DESCRIPTION OF THE TASK | Please return every line in the entries below with the word "call" in it.

Saved entries:
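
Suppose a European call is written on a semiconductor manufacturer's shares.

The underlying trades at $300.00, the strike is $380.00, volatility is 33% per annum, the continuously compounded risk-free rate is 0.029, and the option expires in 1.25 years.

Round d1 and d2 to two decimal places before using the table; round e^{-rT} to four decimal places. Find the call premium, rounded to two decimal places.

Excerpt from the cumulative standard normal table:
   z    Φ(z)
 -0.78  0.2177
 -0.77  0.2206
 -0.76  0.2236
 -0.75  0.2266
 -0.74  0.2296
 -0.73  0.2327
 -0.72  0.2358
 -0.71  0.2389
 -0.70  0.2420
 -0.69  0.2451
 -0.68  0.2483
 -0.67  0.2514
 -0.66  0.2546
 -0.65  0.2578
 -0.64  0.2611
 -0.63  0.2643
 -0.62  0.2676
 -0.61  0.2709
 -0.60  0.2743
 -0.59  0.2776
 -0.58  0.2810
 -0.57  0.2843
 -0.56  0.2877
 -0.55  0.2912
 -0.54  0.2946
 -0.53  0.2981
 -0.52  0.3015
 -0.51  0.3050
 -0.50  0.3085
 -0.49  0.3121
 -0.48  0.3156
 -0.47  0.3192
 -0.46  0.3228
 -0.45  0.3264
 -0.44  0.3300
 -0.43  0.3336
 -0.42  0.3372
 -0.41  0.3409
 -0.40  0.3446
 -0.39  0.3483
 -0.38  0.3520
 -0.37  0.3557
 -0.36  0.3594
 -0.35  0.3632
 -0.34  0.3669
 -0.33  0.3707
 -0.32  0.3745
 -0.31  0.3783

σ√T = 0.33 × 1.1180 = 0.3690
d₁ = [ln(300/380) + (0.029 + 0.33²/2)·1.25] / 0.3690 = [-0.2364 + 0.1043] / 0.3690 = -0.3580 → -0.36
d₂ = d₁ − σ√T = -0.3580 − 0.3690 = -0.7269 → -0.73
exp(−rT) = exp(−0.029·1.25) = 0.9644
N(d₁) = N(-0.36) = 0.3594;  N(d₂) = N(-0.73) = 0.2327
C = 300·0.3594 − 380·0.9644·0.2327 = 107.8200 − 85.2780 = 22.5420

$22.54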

SOLUTION BELOW |
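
Suppose a European call is written on a semiconductor manufacturer's shares.
Round d1 and d2 to two decimal places before using the table; round e^{-rT} to four decimal places. Find the call premium, rounded to two decimal places.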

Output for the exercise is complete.